╭─ Material provided

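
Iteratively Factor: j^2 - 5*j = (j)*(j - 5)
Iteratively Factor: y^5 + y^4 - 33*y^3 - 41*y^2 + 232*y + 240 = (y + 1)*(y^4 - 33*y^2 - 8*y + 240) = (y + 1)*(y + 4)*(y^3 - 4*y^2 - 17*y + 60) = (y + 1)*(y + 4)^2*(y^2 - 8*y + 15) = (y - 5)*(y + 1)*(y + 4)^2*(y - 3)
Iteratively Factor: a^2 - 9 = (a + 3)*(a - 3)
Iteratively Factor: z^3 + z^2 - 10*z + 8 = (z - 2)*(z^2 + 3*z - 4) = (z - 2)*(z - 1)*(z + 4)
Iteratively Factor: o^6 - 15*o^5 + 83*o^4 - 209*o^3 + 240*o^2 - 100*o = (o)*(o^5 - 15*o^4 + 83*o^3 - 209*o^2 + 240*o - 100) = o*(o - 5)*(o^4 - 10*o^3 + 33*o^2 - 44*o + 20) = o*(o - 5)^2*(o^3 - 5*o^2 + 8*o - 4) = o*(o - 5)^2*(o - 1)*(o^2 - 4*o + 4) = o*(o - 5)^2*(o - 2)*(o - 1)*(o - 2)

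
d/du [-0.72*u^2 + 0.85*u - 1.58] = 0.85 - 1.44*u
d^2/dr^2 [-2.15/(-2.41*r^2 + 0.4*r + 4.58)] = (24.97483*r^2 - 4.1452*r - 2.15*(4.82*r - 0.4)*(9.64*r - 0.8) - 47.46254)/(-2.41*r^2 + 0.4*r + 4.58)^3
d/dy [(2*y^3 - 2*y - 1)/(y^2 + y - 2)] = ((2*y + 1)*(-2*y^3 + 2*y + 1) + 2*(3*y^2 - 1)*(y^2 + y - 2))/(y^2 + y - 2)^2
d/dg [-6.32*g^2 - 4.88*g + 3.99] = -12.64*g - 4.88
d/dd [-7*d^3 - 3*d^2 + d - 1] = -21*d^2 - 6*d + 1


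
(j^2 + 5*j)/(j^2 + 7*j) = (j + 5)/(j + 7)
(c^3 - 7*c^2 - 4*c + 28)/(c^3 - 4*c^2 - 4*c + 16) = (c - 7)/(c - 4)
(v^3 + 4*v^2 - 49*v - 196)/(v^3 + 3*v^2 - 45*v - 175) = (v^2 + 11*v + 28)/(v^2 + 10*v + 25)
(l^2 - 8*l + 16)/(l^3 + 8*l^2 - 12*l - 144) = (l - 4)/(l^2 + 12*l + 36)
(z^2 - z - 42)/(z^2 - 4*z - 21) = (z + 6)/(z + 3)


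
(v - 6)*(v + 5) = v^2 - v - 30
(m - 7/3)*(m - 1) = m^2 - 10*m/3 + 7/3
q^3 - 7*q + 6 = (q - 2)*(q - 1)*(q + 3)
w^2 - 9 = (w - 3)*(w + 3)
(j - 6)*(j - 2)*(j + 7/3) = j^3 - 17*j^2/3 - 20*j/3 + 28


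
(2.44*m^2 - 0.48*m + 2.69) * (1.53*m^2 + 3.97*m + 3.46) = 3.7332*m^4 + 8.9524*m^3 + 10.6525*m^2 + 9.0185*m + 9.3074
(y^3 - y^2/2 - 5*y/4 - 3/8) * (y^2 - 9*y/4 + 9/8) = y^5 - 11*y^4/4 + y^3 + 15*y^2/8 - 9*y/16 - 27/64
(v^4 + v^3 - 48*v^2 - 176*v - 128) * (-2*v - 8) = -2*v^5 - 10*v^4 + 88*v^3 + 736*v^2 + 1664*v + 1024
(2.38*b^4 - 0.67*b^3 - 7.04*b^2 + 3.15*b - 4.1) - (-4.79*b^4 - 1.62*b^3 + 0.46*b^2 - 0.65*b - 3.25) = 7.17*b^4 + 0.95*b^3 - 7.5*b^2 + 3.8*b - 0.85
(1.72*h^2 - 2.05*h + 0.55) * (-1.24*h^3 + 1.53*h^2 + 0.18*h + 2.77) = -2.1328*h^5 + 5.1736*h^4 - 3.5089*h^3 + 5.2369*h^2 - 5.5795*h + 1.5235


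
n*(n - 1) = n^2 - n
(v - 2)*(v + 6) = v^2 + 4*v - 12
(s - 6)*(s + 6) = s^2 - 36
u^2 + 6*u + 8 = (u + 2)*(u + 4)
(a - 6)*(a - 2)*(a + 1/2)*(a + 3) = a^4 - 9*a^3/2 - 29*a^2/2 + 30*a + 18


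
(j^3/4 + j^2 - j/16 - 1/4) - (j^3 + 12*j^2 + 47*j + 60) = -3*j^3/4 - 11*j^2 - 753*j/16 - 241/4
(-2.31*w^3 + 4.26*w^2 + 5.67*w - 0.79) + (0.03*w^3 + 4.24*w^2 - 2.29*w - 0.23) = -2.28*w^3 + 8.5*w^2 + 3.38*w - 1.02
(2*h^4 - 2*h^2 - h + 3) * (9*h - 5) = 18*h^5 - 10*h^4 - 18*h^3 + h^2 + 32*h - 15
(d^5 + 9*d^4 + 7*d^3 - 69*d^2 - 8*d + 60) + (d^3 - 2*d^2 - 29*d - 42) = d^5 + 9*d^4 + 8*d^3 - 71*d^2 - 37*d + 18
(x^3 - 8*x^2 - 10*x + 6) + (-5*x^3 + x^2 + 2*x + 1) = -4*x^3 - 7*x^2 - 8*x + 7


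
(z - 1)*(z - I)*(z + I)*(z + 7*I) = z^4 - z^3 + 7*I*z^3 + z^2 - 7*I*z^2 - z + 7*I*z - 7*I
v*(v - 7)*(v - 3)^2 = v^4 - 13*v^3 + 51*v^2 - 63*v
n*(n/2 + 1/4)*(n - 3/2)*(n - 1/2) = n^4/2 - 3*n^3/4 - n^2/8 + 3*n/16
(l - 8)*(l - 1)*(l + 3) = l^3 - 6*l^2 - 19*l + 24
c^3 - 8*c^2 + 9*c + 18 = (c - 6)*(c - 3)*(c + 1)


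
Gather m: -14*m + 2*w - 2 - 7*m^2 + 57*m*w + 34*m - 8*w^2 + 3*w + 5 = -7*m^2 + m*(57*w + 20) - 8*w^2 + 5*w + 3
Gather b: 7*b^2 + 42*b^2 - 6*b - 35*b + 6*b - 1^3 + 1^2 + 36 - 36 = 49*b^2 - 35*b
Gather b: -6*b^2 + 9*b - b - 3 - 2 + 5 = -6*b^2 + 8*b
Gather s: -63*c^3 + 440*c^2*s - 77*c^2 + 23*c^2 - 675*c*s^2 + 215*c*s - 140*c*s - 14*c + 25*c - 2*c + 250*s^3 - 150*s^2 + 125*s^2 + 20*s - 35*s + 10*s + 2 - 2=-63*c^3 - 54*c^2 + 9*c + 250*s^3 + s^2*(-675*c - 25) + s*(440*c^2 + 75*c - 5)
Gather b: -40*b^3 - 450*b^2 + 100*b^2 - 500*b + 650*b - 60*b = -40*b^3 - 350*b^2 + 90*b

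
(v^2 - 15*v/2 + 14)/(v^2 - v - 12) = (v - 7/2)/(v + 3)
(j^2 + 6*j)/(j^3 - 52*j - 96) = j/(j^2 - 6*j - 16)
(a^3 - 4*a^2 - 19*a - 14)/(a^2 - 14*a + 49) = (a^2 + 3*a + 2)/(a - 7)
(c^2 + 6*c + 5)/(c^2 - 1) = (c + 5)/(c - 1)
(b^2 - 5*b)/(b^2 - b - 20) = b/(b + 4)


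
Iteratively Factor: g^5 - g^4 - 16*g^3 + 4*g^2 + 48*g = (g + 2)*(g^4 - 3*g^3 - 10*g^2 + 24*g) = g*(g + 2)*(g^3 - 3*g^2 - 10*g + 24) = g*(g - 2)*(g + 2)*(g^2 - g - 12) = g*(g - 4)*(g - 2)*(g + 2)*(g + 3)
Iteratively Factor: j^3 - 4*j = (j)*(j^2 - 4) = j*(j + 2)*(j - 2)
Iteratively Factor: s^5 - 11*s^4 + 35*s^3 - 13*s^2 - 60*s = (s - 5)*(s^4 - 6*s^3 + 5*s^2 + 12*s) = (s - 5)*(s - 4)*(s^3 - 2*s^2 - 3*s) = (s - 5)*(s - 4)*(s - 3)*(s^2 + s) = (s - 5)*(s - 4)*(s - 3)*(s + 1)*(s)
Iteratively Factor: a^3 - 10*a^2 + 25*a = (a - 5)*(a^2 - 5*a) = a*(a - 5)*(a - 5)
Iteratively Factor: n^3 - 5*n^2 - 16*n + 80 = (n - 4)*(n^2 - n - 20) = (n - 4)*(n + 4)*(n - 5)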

╰─
╭─ Material provided

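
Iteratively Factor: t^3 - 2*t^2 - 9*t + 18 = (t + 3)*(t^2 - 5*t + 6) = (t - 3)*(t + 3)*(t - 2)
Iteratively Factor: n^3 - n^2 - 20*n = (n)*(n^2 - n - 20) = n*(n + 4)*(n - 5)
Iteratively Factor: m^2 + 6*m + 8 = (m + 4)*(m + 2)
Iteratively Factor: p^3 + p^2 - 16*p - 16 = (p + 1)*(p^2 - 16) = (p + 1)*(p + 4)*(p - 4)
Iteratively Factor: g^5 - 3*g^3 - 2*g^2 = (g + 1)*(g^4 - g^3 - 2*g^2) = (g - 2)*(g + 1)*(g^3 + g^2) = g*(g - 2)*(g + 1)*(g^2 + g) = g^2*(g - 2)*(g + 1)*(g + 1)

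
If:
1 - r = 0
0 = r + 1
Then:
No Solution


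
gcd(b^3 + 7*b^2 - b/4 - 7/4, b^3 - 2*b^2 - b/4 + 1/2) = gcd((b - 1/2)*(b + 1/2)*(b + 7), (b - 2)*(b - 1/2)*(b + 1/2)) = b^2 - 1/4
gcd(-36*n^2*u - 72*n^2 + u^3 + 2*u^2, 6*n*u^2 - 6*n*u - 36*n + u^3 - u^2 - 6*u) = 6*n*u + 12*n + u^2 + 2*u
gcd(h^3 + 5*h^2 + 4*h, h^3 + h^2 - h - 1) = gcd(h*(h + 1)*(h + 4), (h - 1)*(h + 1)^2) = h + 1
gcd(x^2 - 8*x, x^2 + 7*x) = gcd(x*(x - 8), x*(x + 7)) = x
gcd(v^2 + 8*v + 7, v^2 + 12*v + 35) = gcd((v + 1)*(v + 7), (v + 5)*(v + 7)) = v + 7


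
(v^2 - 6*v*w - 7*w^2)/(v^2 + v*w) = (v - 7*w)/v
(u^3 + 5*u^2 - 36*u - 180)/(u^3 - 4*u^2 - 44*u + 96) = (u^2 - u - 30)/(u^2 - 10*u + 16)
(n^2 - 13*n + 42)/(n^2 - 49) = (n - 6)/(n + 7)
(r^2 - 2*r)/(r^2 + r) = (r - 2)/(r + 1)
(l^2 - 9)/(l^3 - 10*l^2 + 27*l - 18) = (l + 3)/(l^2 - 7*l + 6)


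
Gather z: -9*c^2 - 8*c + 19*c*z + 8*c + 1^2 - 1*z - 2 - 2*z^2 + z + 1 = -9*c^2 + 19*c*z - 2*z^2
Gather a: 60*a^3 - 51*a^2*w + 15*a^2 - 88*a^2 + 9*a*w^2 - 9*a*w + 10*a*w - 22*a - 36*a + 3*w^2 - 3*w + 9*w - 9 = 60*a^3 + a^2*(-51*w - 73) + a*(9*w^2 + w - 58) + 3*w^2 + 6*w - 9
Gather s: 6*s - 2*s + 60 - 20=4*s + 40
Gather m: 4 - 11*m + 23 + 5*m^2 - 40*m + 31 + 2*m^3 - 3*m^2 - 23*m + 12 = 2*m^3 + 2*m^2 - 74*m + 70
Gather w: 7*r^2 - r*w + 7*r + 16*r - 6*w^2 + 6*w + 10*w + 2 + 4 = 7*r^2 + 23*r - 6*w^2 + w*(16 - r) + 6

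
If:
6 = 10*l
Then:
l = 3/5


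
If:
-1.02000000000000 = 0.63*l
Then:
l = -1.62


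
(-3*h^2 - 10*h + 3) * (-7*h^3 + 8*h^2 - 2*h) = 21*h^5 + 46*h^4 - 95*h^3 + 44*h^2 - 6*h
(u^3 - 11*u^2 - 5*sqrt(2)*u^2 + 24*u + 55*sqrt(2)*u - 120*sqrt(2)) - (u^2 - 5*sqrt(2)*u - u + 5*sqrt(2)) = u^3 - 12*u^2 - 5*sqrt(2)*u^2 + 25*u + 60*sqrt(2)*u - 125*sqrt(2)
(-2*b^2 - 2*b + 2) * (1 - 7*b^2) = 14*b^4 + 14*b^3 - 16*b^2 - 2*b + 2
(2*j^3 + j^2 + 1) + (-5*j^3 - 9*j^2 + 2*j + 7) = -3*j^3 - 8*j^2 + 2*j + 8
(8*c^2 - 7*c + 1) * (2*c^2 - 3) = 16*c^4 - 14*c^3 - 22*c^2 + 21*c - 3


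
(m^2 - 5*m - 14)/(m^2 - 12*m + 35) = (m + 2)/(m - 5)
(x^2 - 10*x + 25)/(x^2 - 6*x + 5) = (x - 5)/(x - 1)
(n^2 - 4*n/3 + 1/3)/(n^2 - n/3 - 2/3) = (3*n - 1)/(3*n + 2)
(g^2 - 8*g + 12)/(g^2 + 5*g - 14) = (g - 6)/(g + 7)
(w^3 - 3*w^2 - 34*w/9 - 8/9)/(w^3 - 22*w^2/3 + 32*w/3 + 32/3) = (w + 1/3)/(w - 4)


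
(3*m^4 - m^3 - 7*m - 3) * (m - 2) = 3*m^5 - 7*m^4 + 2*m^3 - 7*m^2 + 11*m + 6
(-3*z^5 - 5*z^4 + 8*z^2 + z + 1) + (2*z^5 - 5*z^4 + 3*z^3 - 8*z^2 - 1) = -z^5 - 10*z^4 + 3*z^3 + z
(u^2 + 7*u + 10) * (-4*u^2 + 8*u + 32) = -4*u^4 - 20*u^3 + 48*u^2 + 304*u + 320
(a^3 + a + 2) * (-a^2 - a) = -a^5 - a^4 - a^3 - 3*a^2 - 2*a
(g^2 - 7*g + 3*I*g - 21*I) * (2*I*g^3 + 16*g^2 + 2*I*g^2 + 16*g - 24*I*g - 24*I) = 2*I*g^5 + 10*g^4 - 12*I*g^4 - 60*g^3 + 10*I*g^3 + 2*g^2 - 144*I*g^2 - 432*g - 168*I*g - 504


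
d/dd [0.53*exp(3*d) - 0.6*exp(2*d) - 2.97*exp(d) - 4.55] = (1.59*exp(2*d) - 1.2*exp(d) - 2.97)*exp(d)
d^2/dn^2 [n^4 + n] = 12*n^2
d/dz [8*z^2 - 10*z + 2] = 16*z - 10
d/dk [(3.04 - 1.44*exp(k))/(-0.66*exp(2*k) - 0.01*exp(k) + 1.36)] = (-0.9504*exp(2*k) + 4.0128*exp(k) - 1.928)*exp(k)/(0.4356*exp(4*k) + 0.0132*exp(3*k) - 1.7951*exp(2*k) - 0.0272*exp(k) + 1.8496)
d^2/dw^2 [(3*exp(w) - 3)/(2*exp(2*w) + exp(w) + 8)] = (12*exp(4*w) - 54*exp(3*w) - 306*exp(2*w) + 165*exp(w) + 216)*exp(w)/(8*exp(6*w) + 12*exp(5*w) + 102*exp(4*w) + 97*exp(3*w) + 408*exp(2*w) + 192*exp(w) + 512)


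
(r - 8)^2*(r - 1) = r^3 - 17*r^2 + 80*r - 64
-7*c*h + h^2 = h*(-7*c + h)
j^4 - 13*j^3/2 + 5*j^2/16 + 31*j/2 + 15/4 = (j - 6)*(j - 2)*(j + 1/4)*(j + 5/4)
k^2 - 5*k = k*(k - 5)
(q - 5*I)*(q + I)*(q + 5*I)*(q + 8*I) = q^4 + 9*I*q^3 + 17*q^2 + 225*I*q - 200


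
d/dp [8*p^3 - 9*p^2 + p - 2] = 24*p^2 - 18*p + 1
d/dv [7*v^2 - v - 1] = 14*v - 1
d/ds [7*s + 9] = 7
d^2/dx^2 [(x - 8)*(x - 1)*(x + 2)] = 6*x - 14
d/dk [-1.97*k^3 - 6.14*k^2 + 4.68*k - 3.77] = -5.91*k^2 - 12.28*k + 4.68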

╰─
╭─ Material provided

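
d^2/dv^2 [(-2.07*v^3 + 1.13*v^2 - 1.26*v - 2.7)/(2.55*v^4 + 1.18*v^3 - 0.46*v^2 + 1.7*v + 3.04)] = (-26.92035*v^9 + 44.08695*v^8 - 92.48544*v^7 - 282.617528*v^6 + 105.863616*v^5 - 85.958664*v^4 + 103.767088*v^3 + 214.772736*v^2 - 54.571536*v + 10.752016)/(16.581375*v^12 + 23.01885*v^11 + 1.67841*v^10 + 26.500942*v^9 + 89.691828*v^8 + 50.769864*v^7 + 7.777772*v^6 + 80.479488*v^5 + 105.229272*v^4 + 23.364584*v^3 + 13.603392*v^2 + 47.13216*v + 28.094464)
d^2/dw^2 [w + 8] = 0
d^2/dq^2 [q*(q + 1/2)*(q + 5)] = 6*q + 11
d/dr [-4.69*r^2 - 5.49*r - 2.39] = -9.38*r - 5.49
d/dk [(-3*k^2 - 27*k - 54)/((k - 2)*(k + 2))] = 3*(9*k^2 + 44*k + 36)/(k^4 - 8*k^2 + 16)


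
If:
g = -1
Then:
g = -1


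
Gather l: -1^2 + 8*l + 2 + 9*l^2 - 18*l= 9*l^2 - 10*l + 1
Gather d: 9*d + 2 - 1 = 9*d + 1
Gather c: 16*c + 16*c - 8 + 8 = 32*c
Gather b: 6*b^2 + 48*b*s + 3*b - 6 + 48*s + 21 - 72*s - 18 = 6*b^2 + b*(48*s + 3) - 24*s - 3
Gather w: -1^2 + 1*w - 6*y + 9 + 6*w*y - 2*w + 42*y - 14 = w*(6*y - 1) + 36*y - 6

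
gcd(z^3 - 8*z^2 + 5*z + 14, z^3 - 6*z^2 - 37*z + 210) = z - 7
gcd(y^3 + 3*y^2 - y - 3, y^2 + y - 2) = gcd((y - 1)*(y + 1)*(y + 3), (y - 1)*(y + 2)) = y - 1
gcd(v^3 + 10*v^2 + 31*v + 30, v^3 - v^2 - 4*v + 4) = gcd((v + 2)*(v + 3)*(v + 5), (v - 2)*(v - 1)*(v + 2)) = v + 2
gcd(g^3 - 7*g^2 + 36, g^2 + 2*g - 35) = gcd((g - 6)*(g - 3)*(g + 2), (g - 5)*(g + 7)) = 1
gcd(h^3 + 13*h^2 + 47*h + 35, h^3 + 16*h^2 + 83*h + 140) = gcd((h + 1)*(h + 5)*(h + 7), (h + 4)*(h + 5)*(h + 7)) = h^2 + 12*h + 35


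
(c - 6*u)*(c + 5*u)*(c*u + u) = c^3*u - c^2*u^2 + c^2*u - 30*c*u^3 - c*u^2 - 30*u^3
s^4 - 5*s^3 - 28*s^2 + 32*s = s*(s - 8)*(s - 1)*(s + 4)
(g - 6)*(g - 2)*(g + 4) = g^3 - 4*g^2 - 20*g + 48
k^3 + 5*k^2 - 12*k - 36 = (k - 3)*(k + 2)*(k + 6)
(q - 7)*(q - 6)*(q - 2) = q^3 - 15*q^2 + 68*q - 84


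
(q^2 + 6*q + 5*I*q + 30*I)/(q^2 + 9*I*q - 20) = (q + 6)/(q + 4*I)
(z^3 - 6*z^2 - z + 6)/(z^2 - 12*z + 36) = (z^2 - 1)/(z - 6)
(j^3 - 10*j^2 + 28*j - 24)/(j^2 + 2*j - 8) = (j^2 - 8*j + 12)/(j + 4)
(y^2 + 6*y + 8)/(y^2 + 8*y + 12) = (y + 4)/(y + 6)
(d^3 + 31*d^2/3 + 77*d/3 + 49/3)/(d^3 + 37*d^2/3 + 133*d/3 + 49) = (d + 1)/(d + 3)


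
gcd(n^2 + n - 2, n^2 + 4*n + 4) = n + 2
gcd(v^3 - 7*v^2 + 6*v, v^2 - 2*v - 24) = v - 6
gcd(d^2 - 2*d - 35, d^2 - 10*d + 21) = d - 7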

╰─

- [Directions]
Reproduce, word for word and in full, only the lines above that start at the line with "d/du [-0.72*u^2 +" and run through the line with "(j^3/4 + j^2", both ends included.

- [Answer to this problem]
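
d/du [-0.72*u^2 + 0.85*u - 1.58] = 0.85 - 1.44*u
d^2/dr^2 [-2.15/(-2.41*r^2 + 0.4*r + 4.58)] = (24.97483*r^2 - 4.1452*r - 2.15*(4.82*r - 0.4)*(9.64*r - 0.8) - 47.46254)/(-2.41*r^2 + 0.4*r + 4.58)^3
d/dy [(2*y^3 - 2*y - 1)/(y^2 + y - 2)] = ((2*y + 1)*(-2*y^3 + 2*y + 1) + 2*(3*y^2 - 1)*(y^2 + y - 2))/(y^2 + y - 2)^2
d/dg [-6.32*g^2 - 4.88*g + 3.99] = -12.64*g - 4.88
d/dd [-7*d^3 - 3*d^2 + d - 1] = -21*d^2 - 6*d + 1


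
(j^2 + 5*j)/(j^2 + 7*j) = (j + 5)/(j + 7)
(c^3 - 7*c^2 - 4*c + 28)/(c^3 - 4*c^2 - 4*c + 16) = (c - 7)/(c - 4)
(v^3 + 4*v^2 - 49*v - 196)/(v^3 + 3*v^2 - 45*v - 175) = (v^2 + 11*v + 28)/(v^2 + 10*v + 25)
(l^2 - 8*l + 16)/(l^3 + 8*l^2 - 12*l - 144) = (l - 4)/(l^2 + 12*l + 36)
(z^2 - z - 42)/(z^2 - 4*z - 21) = (z + 6)/(z + 3)


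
(v - 6)*(v + 5) = v^2 - v - 30
(m - 7/3)*(m - 1) = m^2 - 10*m/3 + 7/3
q^3 - 7*q + 6 = (q - 2)*(q - 1)*(q + 3)
w^2 - 9 = (w - 3)*(w + 3)
(j - 6)*(j - 2)*(j + 7/3) = j^3 - 17*j^2/3 - 20*j/3 + 28


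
(2.44*m^2 - 0.48*m + 2.69) * (1.53*m^2 + 3.97*m + 3.46) = 3.7332*m^4 + 8.9524*m^3 + 10.6525*m^2 + 9.0185*m + 9.3074
(y^3 - y^2/2 - 5*y/4 - 3/8) * (y^2 - 9*y/4 + 9/8) = y^5 - 11*y^4/4 + y^3 + 15*y^2/8 - 9*y/16 - 27/64
(v^4 + v^3 - 48*v^2 - 176*v - 128) * (-2*v - 8) = -2*v^5 - 10*v^4 + 88*v^3 + 736*v^2 + 1664*v + 1024
(2.38*b^4 - 0.67*b^3 - 7.04*b^2 + 3.15*b - 4.1) - (-4.79*b^4 - 1.62*b^3 + 0.46*b^2 - 0.65*b - 3.25) = 7.17*b^4 + 0.95*b^3 - 7.5*b^2 + 3.8*b - 0.85
(1.72*h^2 - 2.05*h + 0.55) * (-1.24*h^3 + 1.53*h^2 + 0.18*h + 2.77) = -2.1328*h^5 + 5.1736*h^4 - 3.5089*h^3 + 5.2369*h^2 - 5.5795*h + 1.5235


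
n*(n - 1) = n^2 - n
(v - 2)*(v + 6) = v^2 + 4*v - 12
(s - 6)*(s + 6) = s^2 - 36
u^2 + 6*u + 8 = (u + 2)*(u + 4)
(a - 6)*(a - 2)*(a + 1/2)*(a + 3) = a^4 - 9*a^3/2 - 29*a^2/2 + 30*a + 18


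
(j^3/4 + j^2 - j/16 - 1/4) - (j^3 + 12*j^2 + 47*j + 60) = -3*j^3/4 - 11*j^2 - 753*j/16 - 241/4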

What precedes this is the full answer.